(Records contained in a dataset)
■ ■ ■ ■

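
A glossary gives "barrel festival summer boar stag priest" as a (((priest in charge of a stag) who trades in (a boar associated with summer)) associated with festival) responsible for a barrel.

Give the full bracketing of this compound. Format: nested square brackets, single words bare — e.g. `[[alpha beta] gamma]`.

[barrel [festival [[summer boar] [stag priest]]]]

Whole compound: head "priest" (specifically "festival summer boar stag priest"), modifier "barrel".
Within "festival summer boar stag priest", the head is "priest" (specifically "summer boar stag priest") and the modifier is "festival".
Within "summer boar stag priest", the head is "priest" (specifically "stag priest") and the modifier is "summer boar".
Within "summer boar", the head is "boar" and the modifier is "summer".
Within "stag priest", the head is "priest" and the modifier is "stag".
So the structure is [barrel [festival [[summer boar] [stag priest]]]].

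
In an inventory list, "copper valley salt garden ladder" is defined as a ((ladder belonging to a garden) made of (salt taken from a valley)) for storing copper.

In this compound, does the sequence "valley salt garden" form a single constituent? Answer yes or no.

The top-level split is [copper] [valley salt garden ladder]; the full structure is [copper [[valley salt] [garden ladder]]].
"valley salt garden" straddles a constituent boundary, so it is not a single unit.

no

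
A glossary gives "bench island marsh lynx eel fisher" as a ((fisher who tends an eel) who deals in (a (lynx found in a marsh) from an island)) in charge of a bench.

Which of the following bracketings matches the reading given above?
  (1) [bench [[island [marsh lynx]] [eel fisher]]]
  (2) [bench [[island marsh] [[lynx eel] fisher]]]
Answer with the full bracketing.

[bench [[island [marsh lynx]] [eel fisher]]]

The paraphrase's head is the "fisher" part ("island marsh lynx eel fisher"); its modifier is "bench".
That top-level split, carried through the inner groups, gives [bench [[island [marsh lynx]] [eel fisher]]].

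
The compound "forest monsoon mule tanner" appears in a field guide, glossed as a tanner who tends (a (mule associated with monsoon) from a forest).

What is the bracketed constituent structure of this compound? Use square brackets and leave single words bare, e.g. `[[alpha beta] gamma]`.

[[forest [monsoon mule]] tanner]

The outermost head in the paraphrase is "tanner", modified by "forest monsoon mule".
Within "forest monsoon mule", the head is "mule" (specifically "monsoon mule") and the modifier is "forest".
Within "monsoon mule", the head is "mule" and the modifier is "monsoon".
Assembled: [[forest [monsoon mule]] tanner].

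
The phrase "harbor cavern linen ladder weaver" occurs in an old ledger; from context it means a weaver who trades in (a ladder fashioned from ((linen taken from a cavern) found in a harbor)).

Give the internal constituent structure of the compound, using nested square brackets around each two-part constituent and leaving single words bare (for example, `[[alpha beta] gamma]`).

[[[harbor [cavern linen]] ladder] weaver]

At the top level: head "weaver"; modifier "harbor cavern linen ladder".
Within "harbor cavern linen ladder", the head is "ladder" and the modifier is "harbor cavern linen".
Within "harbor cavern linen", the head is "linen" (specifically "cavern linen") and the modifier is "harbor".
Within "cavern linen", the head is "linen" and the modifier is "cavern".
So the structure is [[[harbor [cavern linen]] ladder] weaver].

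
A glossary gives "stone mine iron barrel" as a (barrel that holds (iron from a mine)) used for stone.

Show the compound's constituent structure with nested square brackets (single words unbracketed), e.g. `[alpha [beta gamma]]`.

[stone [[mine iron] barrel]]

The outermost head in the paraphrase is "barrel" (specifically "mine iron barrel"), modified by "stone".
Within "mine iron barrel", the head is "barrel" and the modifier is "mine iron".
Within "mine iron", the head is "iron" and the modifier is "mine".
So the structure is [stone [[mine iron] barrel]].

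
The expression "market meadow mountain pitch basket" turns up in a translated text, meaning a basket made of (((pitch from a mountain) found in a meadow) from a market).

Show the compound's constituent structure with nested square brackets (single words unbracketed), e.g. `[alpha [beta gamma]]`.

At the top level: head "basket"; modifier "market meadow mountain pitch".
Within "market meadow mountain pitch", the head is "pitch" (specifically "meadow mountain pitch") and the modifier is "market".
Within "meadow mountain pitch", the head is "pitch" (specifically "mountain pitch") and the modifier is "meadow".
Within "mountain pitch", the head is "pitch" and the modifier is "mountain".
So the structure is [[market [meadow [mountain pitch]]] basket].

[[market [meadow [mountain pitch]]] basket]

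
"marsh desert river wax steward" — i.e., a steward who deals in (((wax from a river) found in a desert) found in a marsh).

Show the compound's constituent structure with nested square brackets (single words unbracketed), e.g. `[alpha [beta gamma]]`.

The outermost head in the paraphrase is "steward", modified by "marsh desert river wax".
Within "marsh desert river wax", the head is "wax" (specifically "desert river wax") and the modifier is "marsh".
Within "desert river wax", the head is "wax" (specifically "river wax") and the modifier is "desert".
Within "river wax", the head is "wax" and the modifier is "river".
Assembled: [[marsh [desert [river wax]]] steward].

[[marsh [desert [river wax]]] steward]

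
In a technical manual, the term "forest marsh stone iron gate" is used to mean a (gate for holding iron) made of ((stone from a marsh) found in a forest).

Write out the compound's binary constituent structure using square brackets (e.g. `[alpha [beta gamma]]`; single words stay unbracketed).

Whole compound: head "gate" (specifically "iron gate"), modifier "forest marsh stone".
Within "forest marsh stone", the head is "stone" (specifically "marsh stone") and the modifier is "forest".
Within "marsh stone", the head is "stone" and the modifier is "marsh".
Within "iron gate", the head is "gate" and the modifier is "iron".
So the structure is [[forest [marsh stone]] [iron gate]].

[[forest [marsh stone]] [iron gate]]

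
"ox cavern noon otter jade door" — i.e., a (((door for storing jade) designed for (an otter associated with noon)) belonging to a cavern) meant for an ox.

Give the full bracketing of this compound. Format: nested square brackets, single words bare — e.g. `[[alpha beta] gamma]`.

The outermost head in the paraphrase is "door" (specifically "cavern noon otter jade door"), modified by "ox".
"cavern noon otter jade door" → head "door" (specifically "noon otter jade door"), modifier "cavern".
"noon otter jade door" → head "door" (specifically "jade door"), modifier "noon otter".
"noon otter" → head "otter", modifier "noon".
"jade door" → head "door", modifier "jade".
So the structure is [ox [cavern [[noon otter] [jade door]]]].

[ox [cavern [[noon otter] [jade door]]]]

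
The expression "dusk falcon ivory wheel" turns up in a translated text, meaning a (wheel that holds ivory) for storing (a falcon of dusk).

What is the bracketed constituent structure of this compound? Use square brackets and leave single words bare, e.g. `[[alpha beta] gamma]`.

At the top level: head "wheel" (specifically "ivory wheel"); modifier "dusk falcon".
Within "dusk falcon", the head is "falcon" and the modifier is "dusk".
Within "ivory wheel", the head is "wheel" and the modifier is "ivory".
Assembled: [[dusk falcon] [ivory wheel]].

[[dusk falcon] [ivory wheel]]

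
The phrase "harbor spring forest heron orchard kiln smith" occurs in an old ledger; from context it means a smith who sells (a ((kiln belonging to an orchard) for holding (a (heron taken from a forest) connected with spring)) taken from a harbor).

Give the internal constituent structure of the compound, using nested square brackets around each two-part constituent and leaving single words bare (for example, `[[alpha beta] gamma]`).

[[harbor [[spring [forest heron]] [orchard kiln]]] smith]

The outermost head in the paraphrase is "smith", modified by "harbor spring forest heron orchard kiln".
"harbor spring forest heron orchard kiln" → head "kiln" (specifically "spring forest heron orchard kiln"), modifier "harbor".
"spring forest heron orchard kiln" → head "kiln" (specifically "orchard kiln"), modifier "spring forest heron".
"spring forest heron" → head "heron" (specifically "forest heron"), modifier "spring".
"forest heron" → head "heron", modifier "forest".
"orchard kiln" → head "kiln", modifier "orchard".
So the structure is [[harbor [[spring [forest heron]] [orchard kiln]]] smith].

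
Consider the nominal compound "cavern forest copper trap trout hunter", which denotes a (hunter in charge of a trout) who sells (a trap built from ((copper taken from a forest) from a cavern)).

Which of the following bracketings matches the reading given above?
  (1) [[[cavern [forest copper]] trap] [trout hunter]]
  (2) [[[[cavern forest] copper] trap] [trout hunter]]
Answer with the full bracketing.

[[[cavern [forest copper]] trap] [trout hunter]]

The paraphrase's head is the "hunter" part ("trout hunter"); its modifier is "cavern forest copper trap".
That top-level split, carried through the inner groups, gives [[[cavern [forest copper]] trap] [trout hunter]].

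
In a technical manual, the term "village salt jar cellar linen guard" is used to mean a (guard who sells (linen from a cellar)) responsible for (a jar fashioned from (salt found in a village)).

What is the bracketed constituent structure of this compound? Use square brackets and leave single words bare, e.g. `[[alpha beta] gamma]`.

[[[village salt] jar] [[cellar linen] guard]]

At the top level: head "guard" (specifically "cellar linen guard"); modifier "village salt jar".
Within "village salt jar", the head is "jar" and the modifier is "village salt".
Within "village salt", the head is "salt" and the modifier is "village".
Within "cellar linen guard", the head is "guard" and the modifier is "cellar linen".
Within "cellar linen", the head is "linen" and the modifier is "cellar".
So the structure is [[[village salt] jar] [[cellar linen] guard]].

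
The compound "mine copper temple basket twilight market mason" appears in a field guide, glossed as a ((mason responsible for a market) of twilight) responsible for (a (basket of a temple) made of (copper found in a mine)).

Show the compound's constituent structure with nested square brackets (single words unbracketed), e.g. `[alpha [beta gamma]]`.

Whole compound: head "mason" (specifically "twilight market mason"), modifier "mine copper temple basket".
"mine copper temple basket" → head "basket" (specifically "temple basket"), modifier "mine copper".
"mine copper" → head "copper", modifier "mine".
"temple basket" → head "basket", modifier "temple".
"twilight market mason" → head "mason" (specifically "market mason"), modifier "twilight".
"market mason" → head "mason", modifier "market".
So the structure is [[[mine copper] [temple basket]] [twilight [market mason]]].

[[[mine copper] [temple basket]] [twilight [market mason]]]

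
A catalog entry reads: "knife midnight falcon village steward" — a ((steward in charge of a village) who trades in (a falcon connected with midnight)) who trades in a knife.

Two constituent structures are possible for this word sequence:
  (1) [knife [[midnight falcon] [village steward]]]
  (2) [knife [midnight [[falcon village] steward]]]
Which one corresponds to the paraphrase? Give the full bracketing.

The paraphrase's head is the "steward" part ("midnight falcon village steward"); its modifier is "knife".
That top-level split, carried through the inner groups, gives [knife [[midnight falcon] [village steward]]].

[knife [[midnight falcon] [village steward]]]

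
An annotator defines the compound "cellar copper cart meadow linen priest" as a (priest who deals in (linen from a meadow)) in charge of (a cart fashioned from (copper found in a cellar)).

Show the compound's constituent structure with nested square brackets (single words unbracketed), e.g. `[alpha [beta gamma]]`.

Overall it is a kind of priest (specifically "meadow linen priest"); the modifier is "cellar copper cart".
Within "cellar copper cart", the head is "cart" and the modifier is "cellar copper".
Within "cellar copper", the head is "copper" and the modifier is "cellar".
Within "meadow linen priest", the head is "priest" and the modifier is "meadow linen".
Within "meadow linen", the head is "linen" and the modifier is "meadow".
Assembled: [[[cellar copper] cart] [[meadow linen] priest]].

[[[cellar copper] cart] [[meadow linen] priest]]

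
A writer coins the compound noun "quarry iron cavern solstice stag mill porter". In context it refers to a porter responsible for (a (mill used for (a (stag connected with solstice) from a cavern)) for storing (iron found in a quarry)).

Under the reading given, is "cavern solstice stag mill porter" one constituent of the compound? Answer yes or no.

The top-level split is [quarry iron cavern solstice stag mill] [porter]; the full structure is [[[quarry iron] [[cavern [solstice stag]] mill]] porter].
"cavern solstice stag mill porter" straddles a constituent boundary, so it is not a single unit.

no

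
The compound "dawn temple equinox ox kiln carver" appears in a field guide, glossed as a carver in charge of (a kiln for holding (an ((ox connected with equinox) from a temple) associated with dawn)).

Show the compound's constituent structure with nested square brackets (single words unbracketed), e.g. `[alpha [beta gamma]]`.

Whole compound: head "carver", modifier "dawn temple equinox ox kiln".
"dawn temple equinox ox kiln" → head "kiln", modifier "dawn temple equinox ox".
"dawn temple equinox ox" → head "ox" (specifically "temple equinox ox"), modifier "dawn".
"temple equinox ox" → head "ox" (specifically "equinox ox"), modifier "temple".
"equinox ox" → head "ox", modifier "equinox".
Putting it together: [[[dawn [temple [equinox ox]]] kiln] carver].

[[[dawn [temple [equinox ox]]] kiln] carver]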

■ ■ ■ ■

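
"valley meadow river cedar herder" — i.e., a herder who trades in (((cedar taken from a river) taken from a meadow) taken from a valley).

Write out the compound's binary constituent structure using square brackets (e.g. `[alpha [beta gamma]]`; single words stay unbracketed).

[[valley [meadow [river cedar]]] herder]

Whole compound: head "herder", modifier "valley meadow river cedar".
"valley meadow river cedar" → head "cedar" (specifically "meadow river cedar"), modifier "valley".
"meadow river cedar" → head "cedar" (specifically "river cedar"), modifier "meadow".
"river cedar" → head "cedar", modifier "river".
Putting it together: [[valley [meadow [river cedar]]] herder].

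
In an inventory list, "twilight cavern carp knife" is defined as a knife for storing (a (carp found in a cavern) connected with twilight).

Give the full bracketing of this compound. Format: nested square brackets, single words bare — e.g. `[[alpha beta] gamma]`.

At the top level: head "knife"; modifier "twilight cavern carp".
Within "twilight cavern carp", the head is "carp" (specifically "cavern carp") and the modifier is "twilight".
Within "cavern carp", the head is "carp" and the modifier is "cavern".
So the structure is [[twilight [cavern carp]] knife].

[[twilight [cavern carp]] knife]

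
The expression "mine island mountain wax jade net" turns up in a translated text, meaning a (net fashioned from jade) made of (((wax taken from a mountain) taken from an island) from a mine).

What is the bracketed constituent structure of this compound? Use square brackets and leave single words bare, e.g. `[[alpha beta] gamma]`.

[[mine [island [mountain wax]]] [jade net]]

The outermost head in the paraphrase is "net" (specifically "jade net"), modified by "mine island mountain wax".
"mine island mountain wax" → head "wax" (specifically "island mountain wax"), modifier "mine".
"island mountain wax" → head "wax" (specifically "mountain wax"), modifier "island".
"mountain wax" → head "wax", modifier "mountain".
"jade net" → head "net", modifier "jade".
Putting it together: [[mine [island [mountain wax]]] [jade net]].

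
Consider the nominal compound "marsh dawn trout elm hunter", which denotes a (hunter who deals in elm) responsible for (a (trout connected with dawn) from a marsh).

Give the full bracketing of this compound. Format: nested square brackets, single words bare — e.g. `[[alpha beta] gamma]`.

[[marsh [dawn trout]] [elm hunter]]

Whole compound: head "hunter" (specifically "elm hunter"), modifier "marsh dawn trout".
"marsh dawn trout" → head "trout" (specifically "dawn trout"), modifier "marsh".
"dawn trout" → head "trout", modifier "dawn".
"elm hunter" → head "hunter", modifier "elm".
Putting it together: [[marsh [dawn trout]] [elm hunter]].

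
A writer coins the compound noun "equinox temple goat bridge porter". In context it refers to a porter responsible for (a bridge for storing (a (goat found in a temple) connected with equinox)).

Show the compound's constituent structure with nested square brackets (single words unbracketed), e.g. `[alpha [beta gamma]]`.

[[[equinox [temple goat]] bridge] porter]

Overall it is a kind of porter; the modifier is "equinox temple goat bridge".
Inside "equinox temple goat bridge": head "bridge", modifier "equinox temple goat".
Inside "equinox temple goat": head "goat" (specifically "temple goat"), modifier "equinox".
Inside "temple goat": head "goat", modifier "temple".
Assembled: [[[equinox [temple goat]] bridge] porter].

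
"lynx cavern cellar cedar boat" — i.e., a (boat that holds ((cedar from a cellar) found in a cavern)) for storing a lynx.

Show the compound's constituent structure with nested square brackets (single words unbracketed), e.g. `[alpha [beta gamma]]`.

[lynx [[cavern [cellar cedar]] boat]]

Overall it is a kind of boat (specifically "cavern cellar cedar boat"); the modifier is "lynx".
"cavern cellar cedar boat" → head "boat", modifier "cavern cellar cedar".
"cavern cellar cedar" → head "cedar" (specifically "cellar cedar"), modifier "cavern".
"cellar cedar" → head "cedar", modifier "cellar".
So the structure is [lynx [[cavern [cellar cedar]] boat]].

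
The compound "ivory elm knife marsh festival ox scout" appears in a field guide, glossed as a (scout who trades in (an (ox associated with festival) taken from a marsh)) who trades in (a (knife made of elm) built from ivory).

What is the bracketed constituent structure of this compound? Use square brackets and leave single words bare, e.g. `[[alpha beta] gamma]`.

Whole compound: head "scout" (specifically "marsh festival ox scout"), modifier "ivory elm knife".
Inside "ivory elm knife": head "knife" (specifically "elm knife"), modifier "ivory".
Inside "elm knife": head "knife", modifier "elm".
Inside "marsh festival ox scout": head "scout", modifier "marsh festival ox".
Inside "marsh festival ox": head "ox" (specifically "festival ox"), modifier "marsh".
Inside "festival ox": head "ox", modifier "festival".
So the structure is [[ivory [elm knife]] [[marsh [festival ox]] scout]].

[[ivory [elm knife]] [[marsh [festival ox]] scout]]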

■ ■ ■ ■

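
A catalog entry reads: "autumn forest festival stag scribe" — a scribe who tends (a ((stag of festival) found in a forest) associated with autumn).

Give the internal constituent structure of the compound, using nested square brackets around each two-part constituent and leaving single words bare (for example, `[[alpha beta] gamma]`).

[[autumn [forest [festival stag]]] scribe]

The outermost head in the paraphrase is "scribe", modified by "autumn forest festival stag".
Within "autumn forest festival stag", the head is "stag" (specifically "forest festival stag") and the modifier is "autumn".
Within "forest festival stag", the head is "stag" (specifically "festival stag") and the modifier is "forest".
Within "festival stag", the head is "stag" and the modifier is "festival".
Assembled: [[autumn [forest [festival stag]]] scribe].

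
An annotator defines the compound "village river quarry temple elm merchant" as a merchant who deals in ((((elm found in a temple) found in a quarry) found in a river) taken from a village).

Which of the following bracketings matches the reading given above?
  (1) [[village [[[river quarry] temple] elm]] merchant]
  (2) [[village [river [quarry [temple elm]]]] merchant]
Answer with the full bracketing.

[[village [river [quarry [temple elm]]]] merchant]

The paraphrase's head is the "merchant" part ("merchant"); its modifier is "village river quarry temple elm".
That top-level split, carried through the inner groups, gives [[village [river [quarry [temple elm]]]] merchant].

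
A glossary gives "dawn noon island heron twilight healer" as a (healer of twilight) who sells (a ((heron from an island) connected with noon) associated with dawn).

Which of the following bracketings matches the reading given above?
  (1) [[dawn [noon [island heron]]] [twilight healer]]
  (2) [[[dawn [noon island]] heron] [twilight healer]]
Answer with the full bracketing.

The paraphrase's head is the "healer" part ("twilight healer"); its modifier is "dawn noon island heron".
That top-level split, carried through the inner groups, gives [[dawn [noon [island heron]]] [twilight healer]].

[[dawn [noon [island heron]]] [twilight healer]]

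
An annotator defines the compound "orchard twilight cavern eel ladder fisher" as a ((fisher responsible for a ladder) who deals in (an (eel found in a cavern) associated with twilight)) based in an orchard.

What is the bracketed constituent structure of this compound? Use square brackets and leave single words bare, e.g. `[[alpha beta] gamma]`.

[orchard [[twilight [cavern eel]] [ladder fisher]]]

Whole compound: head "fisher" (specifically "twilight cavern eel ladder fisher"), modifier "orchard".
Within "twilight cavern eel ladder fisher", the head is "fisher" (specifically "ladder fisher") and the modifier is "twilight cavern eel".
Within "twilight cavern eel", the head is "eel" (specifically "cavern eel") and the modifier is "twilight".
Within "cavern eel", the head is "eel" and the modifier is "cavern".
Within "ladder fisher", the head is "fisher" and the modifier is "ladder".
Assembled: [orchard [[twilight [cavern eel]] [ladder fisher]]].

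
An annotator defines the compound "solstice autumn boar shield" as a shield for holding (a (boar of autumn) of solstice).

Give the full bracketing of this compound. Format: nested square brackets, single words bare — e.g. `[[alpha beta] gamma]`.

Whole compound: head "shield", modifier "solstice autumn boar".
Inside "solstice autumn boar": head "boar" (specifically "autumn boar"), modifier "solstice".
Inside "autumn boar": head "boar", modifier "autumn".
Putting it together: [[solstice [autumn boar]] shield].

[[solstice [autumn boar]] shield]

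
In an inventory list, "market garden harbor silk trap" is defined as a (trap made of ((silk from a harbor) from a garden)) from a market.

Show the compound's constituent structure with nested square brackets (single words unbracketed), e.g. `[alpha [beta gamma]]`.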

■ ■ ■ ■

Task details — The answer is the lines above between the line holding "(2) [knife [midnight" and the line holding "in a cellar)).", inclusive, each written out exactly, and no others.

Problem solution —
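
  (2) [knife [midnight [[falcon village] steward]]]
Which one corresponds to the paraphrase? Give the full bracketing.

The paraphrase's head is the "steward" part ("midnight falcon village steward"); its modifier is "knife".
That top-level split, carried through the inner groups, gives [knife [[midnight falcon] [village steward]]].

[knife [[midnight falcon] [village steward]]]

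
An annotator defines the compound "cellar copper cart meadow linen priest" as a (priest who deals in (linen from a meadow)) in charge of (a cart fashioned from (copper found in a cellar)).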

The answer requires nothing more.